== Exercise prompt ==
Retype all of the records shown beneath this task, exactly as they stand.

####################

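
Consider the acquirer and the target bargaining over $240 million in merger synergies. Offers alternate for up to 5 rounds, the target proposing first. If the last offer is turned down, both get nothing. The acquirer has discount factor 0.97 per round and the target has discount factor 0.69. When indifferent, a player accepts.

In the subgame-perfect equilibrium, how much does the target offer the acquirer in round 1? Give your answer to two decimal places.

Round 5 (the target proposes): the acquirer will accept anything ≥ 0, so the target offers 0 and keeps 240.
Round 4 (the acquirer proposes): the target can get 240 next round, worth 0.69 × 240 = 165.6 now, so the acquirer offers 165.6, keeping 74.4.
Round 3 (the target proposes): the acquirer can get 74.4 next round, worth 0.97 × 74.4 = 72.168 now, so the target offers 72.168, keeping 167.832.
Round 2 (the acquirer proposes): the target can get 167.832 next round, worth 0.69 × 167.832 = 115.80408 now, so the acquirer offers 115.80408, keeping 124.19592.
Round 1 (the target proposes): the acquirer can get 124.19592 next round, worth 0.97 × 124.19592 = 120.4700424 now, so the target offers 120.4700424, keeping 119.5299576.

120.47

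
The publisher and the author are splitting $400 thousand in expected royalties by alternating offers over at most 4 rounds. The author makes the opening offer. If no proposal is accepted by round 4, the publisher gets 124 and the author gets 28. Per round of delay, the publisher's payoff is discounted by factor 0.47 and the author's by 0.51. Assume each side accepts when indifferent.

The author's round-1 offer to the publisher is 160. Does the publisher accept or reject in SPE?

Round 4 (the publisher proposes): the author gets 28 if talks fail, so the publisher offers 28 and keeps 372.
Round 3 (the author proposes): the publisher can get 372 next round, worth 0.47 × 372 = 174.84 now; the author offers that and keeps 225.16.
Round 2 (the publisher proposes): the author can get 225.16 next round, worth 0.51 × 225.16 = 114.8316 now; the publisher offers that and keeps 285.1684.
So by rejecting in round 1, the publisher gets 285.1684 next round, worth 0.47 × 285.1684 = 134.029148 now.
Offer 160 ≥ 134.029148, so the publisher accepts.

Accept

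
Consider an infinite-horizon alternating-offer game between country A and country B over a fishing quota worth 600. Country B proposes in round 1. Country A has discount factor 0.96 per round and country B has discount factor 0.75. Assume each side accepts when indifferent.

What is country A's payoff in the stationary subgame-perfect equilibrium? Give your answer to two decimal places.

In a stationary SPE each proposer offers the other exactly their discounted continuation value.
If country B keeps x when proposing and country A keeps y when proposing, then x = 600 − 0.96y and y = 600 − 0.75x.
Solving: x = 600(1 − 0.96) / (1 − 0.75·0.96) = 24 / 0.28 ≈ 85.7143.
Country A gets 600 − 85.7143 ≈ 514.2857.

514.29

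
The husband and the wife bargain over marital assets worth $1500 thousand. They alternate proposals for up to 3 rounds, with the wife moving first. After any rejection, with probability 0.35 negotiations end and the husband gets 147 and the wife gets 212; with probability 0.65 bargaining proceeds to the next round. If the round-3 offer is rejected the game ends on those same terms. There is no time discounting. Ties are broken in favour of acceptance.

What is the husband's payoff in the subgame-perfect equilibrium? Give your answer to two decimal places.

Round 3 (the wife proposes): the husband gets 147 if talks fail, so the wife offers 147 and keeps 1353.
Round 2 (the husband proposes): rejecting gives the wife an expected 0.65 × 1353 + 0.35 × 212 = 953.65. The husband offers 953.65 and keeps 1500 − 953.65 = 546.35.
Round 1 (the wife proposes): rejecting gives the husband an expected 0.65 × 546.35 + 0.35 × 147 = 406.5775. The wife offers 406.5775 and keeps 1500 − 406.5775 = 1093.4225.

406.58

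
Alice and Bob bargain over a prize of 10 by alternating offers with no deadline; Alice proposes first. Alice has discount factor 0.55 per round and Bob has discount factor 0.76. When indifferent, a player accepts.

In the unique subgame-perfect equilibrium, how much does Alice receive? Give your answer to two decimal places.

4.12

Let x be Alice's share when Alice proposes and y be Bob's share when Bob proposes.
Bob accepts iff offered ≥ 0.76·y, so x = 10 − 0.76y. Symmetrically y = 10 − 0.55x.
Substituting: x = 10 − 0.76(10 − 0.55x), giving x(1 − 0.55·0.76) = 10(1 − 0.76).
So x = 10 × 0.24 / 0.582 ≈ 4.1237, and Bob receives 10 − x ≈ 5.8763.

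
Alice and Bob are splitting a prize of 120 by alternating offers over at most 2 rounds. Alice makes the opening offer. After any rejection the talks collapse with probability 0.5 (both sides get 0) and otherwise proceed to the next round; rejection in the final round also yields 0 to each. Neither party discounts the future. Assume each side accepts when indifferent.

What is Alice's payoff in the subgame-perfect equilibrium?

Round 2 (Bob proposes): rejection yields 0 for Alice; Bob offers 0 and keeps 120.
Round 1 (Alice proposes): rejecting gives Bob an expected 0.5 × 120 = 60; Alice offers that and keeps 60.

60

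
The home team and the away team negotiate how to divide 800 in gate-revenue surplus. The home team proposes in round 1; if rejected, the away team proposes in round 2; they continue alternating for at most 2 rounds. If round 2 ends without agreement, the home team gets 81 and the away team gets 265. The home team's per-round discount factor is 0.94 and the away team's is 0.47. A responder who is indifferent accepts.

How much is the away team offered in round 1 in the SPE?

337.93

Round 2 (the away team proposes): the home team gets 81 if talks fail, so the away team offers 81 and keeps 719.
Round 1 (the home team proposes): the away team can get 719 next round, worth 0.47 × 719 = 337.93 now. The home team offers 337.93 and keeps 800 − 337.93 = 462.07.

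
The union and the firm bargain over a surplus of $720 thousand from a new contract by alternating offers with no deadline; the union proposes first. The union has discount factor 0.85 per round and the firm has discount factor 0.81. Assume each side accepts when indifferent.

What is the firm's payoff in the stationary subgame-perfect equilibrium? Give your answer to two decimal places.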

####################

== Output below ==
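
Consider the acquirer and the target bargaining over $240 million in merger synergies. Offers alternate for up to 5 rounds, the target proposing first. If the last offer is turned down, both get nothing. The acquirer has discount factor 0.97 per round and the target has discount factor 0.69. When indifferent, a player accepts.

In the subgame-perfect equilibrium, how much does the target offer the acquirer in round 1? Give your answer to two decimal places.

Round 5 (the target proposes): the acquirer will accept anything ≥ 0, so the target offers 0 and keeps 240.
Round 4 (the acquirer proposes): the target can get 240 next round, worth 0.69 × 240 = 165.6 now, so the acquirer offers 165.6, keeping 74.4.
Round 3 (the target proposes): the acquirer can get 74.4 next round, worth 0.97 × 74.4 = 72.168 now, so the target offers 72.168, keeping 167.832.
Round 2 (the acquirer proposes): the target can get 167.832 next round, worth 0.69 × 167.832 = 115.80408 now, so the acquirer offers 115.80408, keeping 124.19592.
Round 1 (the target proposes): the acquirer can get 124.19592 next round, worth 0.97 × 124.19592 = 120.4700424 now, so the target offers 120.4700424, keeping 119.5299576.

120.47

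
The publisher and the author are splitting $400 thousand in expected royalties by alternating offers over at most 4 rounds. The author makes the opening offer. If no proposal is accepted by round 4, the publisher gets 124 and the author gets 28. Per round of delay, the publisher's payoff is discounted by factor 0.47 and the author's by 0.51. Assume each side accepts when indifferent.

The author's round-1 offer to the publisher is 160. Does the publisher accept or reject in SPE?

Round 4 (the publisher proposes): the author gets 28 if talks fail, so the publisher offers 28 and keeps 372.
Round 3 (the author proposes): the publisher can get 372 next round, worth 0.47 × 372 = 174.84 now; the author offers that and keeps 225.16.
Round 2 (the publisher proposes): the author can get 225.16 next round, worth 0.51 × 225.16 = 114.8316 now; the publisher offers that and keeps 285.1684.
So by rejecting in round 1, the publisher gets 285.1684 next round, worth 0.47 × 285.1684 = 134.029148 now.
Offer 160 ≥ 134.029148, so the publisher accepts.

Accept

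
Consider an infinite-horizon alternating-offer game between country A and country B over a fishing quota worth 600. Country B proposes in round 1. Country A has discount factor 0.96 per round and country B has discount factor 0.75. Assume each side accepts when indifferent.

What is country A's payoff in the stationary subgame-perfect equilibrium? Give your answer to two decimal places.

In a stationary SPE each proposer offers the other exactly their discounted continuation value.
If country B keeps x when proposing and country A keeps y when proposing, then x = 600 − 0.96y and y = 600 − 0.75x.
Solving: x = 600(1 − 0.96) / (1 − 0.75·0.96) = 24 / 0.28 ≈ 85.7143.
Country A gets 600 − 85.7143 ≈ 514.2857.

514.29

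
The husband and the wife bargain over marital assets worth $1500 thousand. They alternate proposals for up to 3 rounds, with the wife moving first. After any rejection, with probability 0.35 negotiations end and the husband gets 147 and the wife gets 212; with probability 0.65 bargaining proceeds to the next round. If the round-3 offer is rejected the game ends on those same terms. There is no time discounting. Ties are broken in favour of acceptance.

What is the husband's payoff in the subgame-perfect equilibrium? Give your answer to two decimal places.

Round 3 (the wife proposes): the husband gets 147 if talks fail, so the wife offers 147 and keeps 1353.
Round 2 (the husband proposes): rejecting gives the wife an expected 0.65 × 1353 + 0.35 × 212 = 953.65. The husband offers 953.65 and keeps 1500 − 953.65 = 546.35.
Round 1 (the wife proposes): rejecting gives the husband an expected 0.65 × 546.35 + 0.35 × 147 = 406.5775. The wife offers 406.5775 and keeps 1500 − 406.5775 = 1093.4225.

406.58

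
Alice and Bob bargain over a prize of 10 by alternating offers with no deadline; Alice proposes first. Alice has discount factor 0.55 per round and Bob has discount factor 0.76. When indifferent, a player accepts.

In the unique subgame-perfect equilibrium, how much does Alice receive? Give your answer to two decimal places.

4.12

Let x be Alice's share when Alice proposes and y be Bob's share when Bob proposes.
Bob accepts iff offered ≥ 0.76·y, so x = 10 − 0.76y. Symmetrically y = 10 − 0.55x.
Substituting: x = 10 − 0.76(10 − 0.55x), giving x(1 − 0.55·0.76) = 10(1 − 0.76).
So x = 10 × 0.24 / 0.582 ≈ 4.1237, and Bob receives 10 − x ≈ 5.8763.

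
Alice and Bob are splitting a prize of 120 by alternating offers over at most 2 rounds. Alice makes the opening offer. After any rejection the talks collapse with probability 0.5 (both sides get 0) and otherwise proceed to the next round; rejection in the final round also yields 0 to each. Neither party discounts the future. Assume each side accepts when indifferent.

What is Alice's payoff in the subgame-perfect equilibrium?

Round 2 (Bob proposes): rejection yields 0 for Alice; Bob offers 0 and keeps 120.
Round 1 (Alice proposes): rejecting gives Bob an expected 0.5 × 120 = 60; Alice offers that and keeps 60.

60

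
The home team and the away team negotiate how to divide 800 in gate-revenue surplus. The home team proposes in round 1; if rejected, the away team proposes in round 2; they continue alternating for at most 2 rounds. If round 2 ends without agreement, the home team gets 81 and the away team gets 265. The home team's per-round discount factor is 0.94 and the away team's is 0.47. A responder who is indifferent accepts.

How much is the away team offered in round 1 in the SPE?

337.93

Round 2 (the away team proposes): the home team gets 81 if talks fail, so the away team offers 81 and keeps 719.
Round 1 (the home team proposes): the away team can get 719 next round, worth 0.47 × 719 = 337.93 now. The home team offers 337.93 and keeps 800 − 337.93 = 462.07.

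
The union and the firm bargain over a surplus of $720 thousand from a new contract by alternating offers with no deadline; the union proposes first. The union has discount factor 0.85 per round and the firm has discount factor 0.81. Assume each side accepts when indifferent.

What is the firm's payoff in the stationary subgame-perfect equilibrium? Give your answer to two decimal places.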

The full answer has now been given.